### Work item
Look through the data below and extract, unchanged, the lines from the one that contains "A shuttle on" to the one that contains "- 0 s ≤ t < 6 s: acceleration = 11 m/s²", both included.

### Exercise data
##############################

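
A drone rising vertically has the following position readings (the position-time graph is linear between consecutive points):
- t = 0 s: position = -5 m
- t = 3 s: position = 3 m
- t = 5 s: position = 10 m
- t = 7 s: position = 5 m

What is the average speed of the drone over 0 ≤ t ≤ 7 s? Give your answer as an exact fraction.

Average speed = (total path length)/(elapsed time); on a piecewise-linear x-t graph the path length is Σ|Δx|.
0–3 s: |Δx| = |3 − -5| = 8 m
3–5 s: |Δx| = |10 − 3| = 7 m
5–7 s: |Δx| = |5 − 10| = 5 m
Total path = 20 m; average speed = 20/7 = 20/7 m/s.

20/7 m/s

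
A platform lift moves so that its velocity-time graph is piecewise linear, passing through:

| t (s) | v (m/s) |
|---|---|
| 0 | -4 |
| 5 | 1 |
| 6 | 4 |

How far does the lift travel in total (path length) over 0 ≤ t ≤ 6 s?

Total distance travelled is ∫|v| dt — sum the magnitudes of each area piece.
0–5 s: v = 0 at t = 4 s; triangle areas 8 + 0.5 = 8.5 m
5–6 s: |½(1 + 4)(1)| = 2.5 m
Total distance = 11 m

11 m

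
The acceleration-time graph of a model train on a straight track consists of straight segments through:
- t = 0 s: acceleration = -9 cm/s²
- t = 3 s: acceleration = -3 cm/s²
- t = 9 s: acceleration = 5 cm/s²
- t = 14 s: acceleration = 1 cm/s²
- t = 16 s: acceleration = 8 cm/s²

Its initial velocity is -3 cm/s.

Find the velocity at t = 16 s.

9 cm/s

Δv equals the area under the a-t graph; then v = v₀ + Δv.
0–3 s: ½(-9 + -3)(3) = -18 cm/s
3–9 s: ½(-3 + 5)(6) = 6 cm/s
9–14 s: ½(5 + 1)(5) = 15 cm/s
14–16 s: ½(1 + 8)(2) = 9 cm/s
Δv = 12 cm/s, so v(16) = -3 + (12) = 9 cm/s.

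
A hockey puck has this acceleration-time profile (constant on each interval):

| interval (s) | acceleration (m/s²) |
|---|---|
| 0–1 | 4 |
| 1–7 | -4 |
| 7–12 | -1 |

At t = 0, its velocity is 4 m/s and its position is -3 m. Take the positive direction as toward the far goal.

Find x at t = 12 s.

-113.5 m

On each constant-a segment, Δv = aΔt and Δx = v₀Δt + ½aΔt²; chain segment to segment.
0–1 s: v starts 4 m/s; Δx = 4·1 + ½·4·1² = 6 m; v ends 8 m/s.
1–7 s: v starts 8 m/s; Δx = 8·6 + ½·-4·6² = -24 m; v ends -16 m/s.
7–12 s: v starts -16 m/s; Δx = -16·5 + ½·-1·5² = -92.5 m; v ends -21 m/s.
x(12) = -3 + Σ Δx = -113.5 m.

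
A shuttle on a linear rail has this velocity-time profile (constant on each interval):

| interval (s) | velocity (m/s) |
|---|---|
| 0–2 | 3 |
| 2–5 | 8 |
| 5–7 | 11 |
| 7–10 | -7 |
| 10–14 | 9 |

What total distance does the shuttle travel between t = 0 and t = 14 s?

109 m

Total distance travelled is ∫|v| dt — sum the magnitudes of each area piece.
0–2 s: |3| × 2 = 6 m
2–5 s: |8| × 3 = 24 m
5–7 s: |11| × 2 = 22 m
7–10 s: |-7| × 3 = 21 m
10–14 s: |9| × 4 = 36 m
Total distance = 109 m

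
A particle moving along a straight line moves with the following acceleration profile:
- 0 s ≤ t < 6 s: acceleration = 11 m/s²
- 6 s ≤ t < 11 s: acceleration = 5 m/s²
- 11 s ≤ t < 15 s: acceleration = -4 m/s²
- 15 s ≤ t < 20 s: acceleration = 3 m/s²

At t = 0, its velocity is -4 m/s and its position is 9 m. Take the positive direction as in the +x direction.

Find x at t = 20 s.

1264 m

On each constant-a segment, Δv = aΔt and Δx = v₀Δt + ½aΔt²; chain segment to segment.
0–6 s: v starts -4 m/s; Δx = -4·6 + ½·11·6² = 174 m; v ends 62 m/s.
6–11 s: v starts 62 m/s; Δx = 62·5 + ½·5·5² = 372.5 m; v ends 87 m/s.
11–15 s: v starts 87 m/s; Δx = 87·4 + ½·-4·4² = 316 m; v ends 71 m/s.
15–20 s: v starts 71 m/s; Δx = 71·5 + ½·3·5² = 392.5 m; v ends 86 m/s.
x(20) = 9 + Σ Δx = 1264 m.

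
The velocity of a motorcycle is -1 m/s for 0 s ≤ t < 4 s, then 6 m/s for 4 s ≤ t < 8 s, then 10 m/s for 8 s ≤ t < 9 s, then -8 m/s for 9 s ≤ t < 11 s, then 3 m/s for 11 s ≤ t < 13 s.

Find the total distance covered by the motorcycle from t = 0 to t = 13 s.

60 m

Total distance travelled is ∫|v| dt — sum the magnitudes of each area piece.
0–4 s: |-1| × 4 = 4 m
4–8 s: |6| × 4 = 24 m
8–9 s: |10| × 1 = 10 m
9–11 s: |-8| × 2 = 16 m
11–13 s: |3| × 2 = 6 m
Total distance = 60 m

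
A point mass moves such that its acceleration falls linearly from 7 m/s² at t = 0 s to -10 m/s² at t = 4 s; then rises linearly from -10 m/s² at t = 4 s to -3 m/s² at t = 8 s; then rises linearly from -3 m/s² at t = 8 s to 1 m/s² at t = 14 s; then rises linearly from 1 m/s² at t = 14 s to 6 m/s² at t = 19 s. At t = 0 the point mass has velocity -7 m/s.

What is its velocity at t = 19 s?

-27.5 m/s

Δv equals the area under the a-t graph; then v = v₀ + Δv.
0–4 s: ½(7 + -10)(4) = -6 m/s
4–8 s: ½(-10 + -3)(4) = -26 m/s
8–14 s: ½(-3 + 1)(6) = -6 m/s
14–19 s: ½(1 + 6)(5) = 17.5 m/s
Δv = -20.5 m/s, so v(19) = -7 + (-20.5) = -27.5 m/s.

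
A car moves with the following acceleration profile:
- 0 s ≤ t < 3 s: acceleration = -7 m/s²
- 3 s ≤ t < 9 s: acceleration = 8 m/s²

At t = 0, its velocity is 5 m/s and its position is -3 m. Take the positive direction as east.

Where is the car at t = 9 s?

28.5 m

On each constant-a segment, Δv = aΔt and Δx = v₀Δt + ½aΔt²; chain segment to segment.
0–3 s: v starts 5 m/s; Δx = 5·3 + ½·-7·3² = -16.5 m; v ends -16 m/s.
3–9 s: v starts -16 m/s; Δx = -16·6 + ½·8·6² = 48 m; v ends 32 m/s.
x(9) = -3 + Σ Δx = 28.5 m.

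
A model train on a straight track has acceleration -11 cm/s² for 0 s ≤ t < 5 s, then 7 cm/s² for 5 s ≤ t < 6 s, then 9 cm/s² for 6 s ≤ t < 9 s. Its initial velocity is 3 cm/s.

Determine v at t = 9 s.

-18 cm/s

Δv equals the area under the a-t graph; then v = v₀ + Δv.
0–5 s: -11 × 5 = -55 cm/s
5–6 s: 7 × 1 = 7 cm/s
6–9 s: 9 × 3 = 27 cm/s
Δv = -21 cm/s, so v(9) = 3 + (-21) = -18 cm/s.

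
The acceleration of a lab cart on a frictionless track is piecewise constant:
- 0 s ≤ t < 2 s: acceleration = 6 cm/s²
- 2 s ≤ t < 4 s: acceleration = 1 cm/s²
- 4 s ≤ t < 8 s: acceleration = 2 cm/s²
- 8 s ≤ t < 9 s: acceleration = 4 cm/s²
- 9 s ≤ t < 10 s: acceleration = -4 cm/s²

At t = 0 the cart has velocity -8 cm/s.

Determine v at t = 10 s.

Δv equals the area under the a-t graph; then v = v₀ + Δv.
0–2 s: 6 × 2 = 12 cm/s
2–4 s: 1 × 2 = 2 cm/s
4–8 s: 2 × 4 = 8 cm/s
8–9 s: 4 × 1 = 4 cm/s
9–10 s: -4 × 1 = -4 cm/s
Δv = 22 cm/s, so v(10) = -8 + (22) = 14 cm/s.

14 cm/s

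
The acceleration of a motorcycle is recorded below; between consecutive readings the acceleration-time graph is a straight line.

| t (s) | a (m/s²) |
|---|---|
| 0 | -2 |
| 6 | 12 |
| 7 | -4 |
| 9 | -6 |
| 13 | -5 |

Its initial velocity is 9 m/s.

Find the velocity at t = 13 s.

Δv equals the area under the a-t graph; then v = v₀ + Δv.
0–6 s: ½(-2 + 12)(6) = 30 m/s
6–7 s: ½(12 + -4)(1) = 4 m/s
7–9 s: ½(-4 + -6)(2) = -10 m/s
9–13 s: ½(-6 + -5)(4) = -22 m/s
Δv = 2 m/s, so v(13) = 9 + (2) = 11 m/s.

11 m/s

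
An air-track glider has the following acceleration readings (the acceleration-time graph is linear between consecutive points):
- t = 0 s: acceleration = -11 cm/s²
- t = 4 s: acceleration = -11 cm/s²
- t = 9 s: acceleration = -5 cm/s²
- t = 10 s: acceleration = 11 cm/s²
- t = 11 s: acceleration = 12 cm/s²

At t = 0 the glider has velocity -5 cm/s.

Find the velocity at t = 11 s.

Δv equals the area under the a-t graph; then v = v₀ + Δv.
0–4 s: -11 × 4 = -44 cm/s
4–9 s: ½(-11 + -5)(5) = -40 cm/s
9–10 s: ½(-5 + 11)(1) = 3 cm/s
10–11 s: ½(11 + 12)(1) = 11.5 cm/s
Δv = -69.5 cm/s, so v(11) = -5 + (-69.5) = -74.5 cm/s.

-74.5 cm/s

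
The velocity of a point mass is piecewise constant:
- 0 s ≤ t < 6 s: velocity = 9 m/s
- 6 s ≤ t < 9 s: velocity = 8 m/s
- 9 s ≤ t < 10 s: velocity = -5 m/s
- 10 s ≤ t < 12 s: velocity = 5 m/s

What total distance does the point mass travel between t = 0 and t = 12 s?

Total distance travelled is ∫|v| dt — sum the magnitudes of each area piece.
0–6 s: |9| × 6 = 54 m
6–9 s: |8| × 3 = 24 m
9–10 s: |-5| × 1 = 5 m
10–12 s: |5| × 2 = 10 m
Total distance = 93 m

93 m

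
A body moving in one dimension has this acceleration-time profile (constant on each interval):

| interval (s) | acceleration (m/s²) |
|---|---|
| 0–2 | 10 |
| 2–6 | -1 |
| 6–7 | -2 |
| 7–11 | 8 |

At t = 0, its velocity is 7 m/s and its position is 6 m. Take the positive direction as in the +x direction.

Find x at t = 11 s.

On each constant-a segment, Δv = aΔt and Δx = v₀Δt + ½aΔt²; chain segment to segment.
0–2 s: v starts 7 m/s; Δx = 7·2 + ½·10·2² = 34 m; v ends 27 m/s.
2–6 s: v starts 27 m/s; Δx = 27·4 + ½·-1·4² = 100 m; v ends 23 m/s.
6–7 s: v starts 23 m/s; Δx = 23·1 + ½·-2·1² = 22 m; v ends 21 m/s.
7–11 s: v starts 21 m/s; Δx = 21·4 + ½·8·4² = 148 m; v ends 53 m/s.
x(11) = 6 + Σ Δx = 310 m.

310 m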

##############################

### Task answer
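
A shuttle on a linear rail has this velocity-time profile (constant on each interval):

| interval (s) | velocity (m/s) |
|---|---|
| 0–2 | 3 |
| 2–5 | 8 |
| 5–7 | 11 |
| 7–10 | -7 |
| 10–14 | 9 |

What total distance does the shuttle travel between t = 0 and t = 14 s?

109 m

Total distance travelled is ∫|v| dt — sum the magnitudes of each area piece.
0–2 s: |3| × 2 = 6 m
2–5 s: |8| × 3 = 24 m
5–7 s: |11| × 2 = 22 m
7–10 s: |-7| × 3 = 21 m
10–14 s: |9| × 4 = 36 m
Total distance = 109 m

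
A particle moving along a straight line moves with the following acceleration profile:
- 0 s ≤ t < 6 s: acceleration = 11 m/s²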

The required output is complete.